Reproduce verbatim the line where "Let F be the vector field [6*z, -x*y^2" occurs, along with all following lines down to the last line of the data.

##### Records shown #####

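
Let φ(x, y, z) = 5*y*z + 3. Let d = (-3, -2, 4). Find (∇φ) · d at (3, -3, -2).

-40

∂φ/∂x = 0
∂φ/∂y = 5*z
∂φ/∂z = 5*y
∇φ at (3, -3, -2) = (0, -10, -15)
∇φ · d = (0)(-3) + (-10)(-2) + (-15)(4) = -40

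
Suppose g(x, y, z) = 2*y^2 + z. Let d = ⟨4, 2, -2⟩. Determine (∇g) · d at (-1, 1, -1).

∂g/∂x = 0
∂g/∂y = 4*y
∂g/∂z = 1
∇g at (-1, 1, -1) = (0, 4, 1)
∇g · d = (0)(4) + (4)(2) + (1)(-2) = 6

6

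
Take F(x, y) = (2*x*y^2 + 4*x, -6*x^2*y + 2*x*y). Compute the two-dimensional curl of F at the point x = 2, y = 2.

-60

∂F₂/∂x = -12*x*y + 2*y
∂F₁/∂y = 4*x*y
Scalar curl = -16*x*y + 2*y
At (2, 2): -60.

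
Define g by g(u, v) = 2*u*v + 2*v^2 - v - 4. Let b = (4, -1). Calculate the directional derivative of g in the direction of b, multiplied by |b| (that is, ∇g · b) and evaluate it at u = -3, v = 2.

∂g/∂u = 2*v
∂g/∂v = 2*u + 4*v - 1
∇g at (-3, 2) = (4, 1)
∇g · b = (4)(4) + (1)(-1) = 15

15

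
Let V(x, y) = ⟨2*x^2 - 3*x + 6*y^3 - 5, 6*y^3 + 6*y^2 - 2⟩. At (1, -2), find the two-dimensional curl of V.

-72

∂V₂/∂x = 0
∂V₁/∂y = 18*y^2
Scalar curl = -18*y^2
At (1, -2): -72.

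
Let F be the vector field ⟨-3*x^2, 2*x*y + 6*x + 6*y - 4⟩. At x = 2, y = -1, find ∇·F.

-2

∂F₁/∂x = -6*x
∂F₂/∂y = 2*x + 6
∇·F = -4*x + 6
At (2, -1): -2.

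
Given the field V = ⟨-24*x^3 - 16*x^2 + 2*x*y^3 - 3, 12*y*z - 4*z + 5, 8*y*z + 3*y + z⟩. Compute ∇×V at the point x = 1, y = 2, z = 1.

(∇×V)₁ = ∂V₃/∂y − ∂V₂/∂z = -12*y + 8*z + 7
(∇×V)₂ = ∂V₁/∂z − ∂V₃/∂x = 0
(∇×V)₃ = ∂V₂/∂x − ∂V₁/∂y = -6*x*y^2
∇×V = (-12*y + 8*z + 7, 0, -6*x*y^2)
At (1, 2, 1): (-9, 0, -24).

(-9, 0, -24)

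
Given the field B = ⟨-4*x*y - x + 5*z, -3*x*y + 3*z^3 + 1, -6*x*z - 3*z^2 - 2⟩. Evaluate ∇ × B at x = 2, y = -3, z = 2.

(-36, 17, 17)

(∇×B)₁ = ∂B₃/∂y − ∂B₂/∂z = -9*z^2
(∇×B)₂ = ∂B₁/∂z − ∂B₃/∂x = 6*z + 5
(∇×B)₃ = ∂B₂/∂x − ∂B₁/∂y = 4*x - 3*y
∇×B = (-9*z^2, 6*z + 5, 4*x - 3*y)
At (2, -3, 2): (-36, 17, 17).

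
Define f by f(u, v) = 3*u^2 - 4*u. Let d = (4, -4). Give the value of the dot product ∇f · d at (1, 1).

∂f/∂u = 6*u - 4
∂f/∂v = 0
∇f at (1, 1) = (2, 0)
∇f · d = (2)(4) + (0)(-4) = 8

8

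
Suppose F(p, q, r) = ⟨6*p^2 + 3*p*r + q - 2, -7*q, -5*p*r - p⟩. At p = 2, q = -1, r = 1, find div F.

∂F₁/∂p = 12*p + 3*r
∂F₂/∂q = -7
∂F₃/∂r = -5*p
∇·F = 7*p + 3*r - 7
At (2, -1, 1): 10.

10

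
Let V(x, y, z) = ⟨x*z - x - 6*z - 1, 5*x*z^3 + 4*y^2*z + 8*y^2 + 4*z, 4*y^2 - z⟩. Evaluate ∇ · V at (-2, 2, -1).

13

∂V₁/∂x = z - 1
∂V₂/∂y = 8*y*z + 16*y
∂V₃/∂z = -1
∇·V = 8*y*z + 16*y + z - 2
At (-2, 2, -1): 13.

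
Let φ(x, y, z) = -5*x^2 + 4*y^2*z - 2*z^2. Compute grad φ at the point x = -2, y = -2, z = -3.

(20, 48, 28)

∂φ/∂x = -10*x
∂φ/∂y = 8*y*z
∂φ/∂z = 4*y^2 - 4*z
∇φ = (-10*x, 8*y*z, 4*y^2 - 4*z)
At (-2, -2, -3): (20, 48, 28).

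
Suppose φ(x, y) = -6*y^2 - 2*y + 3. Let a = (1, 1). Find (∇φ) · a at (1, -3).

34

∂φ/∂x = 0
∂φ/∂y = -12*y - 2
∇φ at (1, -3) = (0, 34)
∇φ · a = (0)(1) + (34)(1) = 34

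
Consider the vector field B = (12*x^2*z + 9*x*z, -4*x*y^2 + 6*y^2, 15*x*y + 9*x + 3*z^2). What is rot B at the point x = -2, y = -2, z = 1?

(-30, 51, -16)

(∇×B)₁ = ∂B₃/∂y − ∂B₂/∂z = 15*x
(∇×B)₂ = ∂B₁/∂z − ∂B₃/∂x = 12*x^2 + 9*x - 15*y - 9
(∇×B)₃ = ∂B₂/∂x − ∂B₁/∂y = -4*y^2
∇×B = (15*x, 12*x^2 + 9*x - 15*y - 9, -4*y^2)
At (-2, -2, 1): (-30, 51, -16).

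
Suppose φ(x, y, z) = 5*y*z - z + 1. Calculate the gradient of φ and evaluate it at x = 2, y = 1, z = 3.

∂φ/∂x = 0
∂φ/∂y = 5*z
∂φ/∂z = 5*y - 1
∇φ = (0, 5*z, 5*y - 1)
At (2, 1, 3): (0, 15, 4).

(0, 15, 4)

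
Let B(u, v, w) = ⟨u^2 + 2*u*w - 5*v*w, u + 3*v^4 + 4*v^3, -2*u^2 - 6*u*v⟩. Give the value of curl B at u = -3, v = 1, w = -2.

(18, -17, -9)

(∇×B)₁ = ∂B₃/∂v − ∂B₂/∂w = -6*u
(∇×B)₂ = ∂B₁/∂w − ∂B₃/∂u = 6*u + v
(∇×B)₃ = ∂B₂/∂u − ∂B₁/∂v = 5*w + 1
∇×B = (-6*u, 6*u + v, 5*w + 1)
At (-3, 1, -2): (18, -17, -9).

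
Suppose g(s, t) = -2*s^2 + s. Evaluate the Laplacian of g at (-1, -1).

∂²g/∂s² = -4
∂²g/∂t² = 0
∇²g = -4
At (-1, -1): -4.

-4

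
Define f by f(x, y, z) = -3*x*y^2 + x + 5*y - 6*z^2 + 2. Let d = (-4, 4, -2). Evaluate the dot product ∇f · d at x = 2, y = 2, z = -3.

-104

∂f/∂x = -3*y^2 + 1
∂f/∂y = -6*x*y + 5
∂f/∂z = -12*z
∇f at (2, 2, -3) = (-11, -19, 36)
∇f · d = (-11)(-4) + (-19)(4) + (36)(-2) = -104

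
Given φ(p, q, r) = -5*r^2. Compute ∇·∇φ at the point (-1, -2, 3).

∂²φ/∂p² = 0
∂²φ/∂q² = 0
∂²φ/∂r² = -10
∇²φ = -10
At (-1, -2, 3): -10.

-10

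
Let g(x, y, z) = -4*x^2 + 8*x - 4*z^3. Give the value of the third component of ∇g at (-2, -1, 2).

(∇g)_3 = ∂g/∂z = -12*z^2
At (-2, -1, 2): -48.

-48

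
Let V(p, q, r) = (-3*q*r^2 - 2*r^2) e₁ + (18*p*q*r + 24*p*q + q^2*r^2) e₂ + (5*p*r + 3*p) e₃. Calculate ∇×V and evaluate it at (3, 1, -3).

(∇×V)₁ = ∂V₃/∂q − ∂V₂/∂r = -18*p*q - 2*q^2*r
(∇×V)₂ = ∂V₁/∂r − ∂V₃/∂p = -6*q*r - 9*r - 3
(∇×V)₃ = ∂V₂/∂p − ∂V₁/∂q = 18*q*r + 24*q + 3*r^2
∇×V = (-18*p*q - 2*q^2*r, -6*q*r - 9*r - 3, 18*q*r + 24*q + 3*r^2)
At (3, 1, -3): (-48, 42, -3).

(-48, 42, -3)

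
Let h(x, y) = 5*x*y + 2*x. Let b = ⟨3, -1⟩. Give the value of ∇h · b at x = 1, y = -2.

-29

∂h/∂x = 5*y + 2
∂h/∂y = 5*x
∇h at (1, -2) = (-8, 5)
∇h · b = (-8)(3) + (5)(-1) = -29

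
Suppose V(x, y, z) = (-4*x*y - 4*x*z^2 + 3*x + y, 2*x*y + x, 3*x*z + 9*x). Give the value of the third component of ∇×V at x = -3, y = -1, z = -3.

(∇×V)_3 = ∂V₂/∂x − ∂V₁/∂y
= 2*y + 1 − (-4*x + 1)
= 4*x + 2*y
At (-3, -1, -3): -14.

-14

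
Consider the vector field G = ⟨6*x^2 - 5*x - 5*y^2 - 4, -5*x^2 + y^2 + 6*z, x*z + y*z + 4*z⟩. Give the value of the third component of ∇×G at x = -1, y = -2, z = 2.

(∇×G)_3 = ∂G₂/∂x − ∂G₁/∂y
= -10*x − (-10*y)
= -10*x + 10*y
At (-1, -2, 2): -10.

-10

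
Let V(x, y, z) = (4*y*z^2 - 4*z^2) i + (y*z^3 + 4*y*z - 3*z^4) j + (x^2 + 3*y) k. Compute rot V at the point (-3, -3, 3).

(∇×V)₁ = ∂V₃/∂y − ∂V₂/∂z = -3*y*z^2 - 4*y + 12*z^3 + 3
(∇×V)₂ = ∂V₁/∂z − ∂V₃/∂x = -2*x + 8*y*z - 8*z
(∇×V)₃ = ∂V₂/∂x − ∂V₁/∂y = -4*z^2
∇×V = (-3*y*z^2 - 4*y + 12*z^3 + 3, -2*x + 8*y*z - 8*z, -4*z^2)
At (-3, -3, 3): (420, -90, -36).

(420, -90, -36)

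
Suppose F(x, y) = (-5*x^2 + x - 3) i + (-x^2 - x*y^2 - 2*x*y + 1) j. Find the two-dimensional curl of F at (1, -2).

∂F₂/∂x = -2*x - y^2 - 2*y
∂F₁/∂y = 0
Scalar curl = -2*x - y^2 - 2*y
At (1, -2): -2.

-2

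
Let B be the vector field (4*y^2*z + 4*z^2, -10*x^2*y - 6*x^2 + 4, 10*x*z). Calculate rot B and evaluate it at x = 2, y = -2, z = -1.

(∇×B)₁ = ∂B₃/∂y − ∂B₂/∂z = 0
(∇×B)₂ = ∂B₁/∂z − ∂B₃/∂x = 4*y^2 - 2*z
(∇×B)₃ = ∂B₂/∂x − ∂B₁/∂y = -20*x*y - 12*x - 8*y*z
∇×B = (0, 4*y^2 - 2*z, -20*x*y - 12*x - 8*y*z)
At (2, -2, -1): (0, 18, 40).

(0, 18, 40)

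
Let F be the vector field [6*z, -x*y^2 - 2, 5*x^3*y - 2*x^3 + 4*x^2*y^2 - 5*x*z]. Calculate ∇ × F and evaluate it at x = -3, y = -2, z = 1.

(-279, 431, -4)

(∇×F)₁ = ∂F₃/∂y − ∂F₂/∂z = 5*x^3 + 8*x^2*y
(∇×F)₂ = ∂F₁/∂z − ∂F₃/∂x = -15*x^2*y + 6*x^2 - 8*x*y^2 + 5*z + 6
(∇×F)₃ = ∂F₂/∂x − ∂F₁/∂y = -y^2
∇×F = (5*x^3 + 8*x^2*y, -15*x^2*y + 6*x^2 - 8*x*y^2 + 5*z + 6, -y^2)
At (-3, -2, 1): (-279, 431, -4).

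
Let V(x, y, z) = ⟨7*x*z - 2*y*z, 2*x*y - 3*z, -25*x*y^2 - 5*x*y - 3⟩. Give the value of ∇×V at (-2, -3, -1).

(-287, 202, -8)

(∇×V)₁ = ∂V₃/∂y − ∂V₂/∂z = -50*x*y - 5*x + 3
(∇×V)₂ = ∂V₁/∂z − ∂V₃/∂x = 7*x + 25*y^2 + 3*y
(∇×V)₃ = ∂V₂/∂x − ∂V₁/∂y = 2*y + 2*z
∇×V = (-50*x*y - 5*x + 3, 7*x + 25*y^2 + 3*y, 2*y + 2*z)
At (-2, -3, -1): (-287, 202, -8).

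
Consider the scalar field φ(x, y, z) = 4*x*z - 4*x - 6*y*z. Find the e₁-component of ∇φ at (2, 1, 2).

(∇φ)_1 = ∂φ/∂x = 4*z - 4
At (2, 1, 2): 4.

4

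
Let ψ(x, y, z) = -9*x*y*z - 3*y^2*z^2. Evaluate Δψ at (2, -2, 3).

-78

∂²ψ/∂x² = 0
∂²ψ/∂y² = -6*z^2
∂²ψ/∂z² = -6*y^2
∇²ψ = -6*y^2 - 6*z^2
At (2, -2, 3): -78.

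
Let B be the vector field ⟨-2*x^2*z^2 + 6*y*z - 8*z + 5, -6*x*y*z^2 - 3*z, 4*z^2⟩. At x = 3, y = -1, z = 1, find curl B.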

#####

_Problem solution_.
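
Let F be the vector field [6*z, -x*y^2 - 2, 5*x^3*y - 2*x^3 + 4*x^2*y^2 - 5*x*z]. Calculate ∇ × F and evaluate it at x = -3, y = -2, z = 1.

(-279, 431, -4)

(∇×F)₁ = ∂F₃/∂y − ∂F₂/∂z = 5*x^3 + 8*x^2*y
(∇×F)₂ = ∂F₁/∂z − ∂F₃/∂x = -15*x^2*y + 6*x^2 - 8*x*y^2 + 5*z + 6
(∇×F)₃ = ∂F₂/∂x − ∂F₁/∂y = -y^2
∇×F = (5*x^3 + 8*x^2*y, -15*x^2*y + 6*x^2 - 8*x*y^2 + 5*z + 6, -y^2)
At (-3, -2, 1): (-279, 431, -4).

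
Let V(x, y, z) = ⟨7*x*z - 2*y*z, 2*x*y - 3*z, -25*x*y^2 - 5*x*y - 3⟩. Give the value of ∇×V at (-2, -3, -1).

(-287, 202, -8)

(∇×V)₁ = ∂V₃/∂y − ∂V₂/∂z = -50*x*y - 5*x + 3
(∇×V)₂ = ∂V₁/∂z − ∂V₃/∂x = 7*x + 25*y^2 + 3*y
(∇×V)₃ = ∂V₂/∂x − ∂V₁/∂y = 2*y + 2*z
∇×V = (-50*x*y - 5*x + 3, 7*x + 25*y^2 + 3*y, 2*y + 2*z)
At (-2, -3, -1): (-287, 202, -8).

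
Consider the scalar field φ(x, y, z) = 4*x*z - 4*x - 6*y*z. Find the e₁-component of ∇φ at (2, 1, 2).

(∇φ)_1 = ∂φ/∂x = 4*z - 4
At (2, 1, 2): 4.

4

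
Let ψ(x, y, z) = -9*x*y*z - 3*y^2*z^2. Evaluate Δψ at (2, -2, 3).

-78

∂²ψ/∂x² = 0
∂²ψ/∂y² = -6*z^2
∂²ψ/∂z² = -6*y^2
∇²ψ = -6*y^2 - 6*z^2
At (2, -2, 3): -78.

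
Let B be the vector field ⟨-2*x^2*z^2 + 6*y*z - 8*z + 5, -6*x*y*z^2 - 3*z, 4*z^2⟩. At x = 3, y = -1, z = 1, find curl B.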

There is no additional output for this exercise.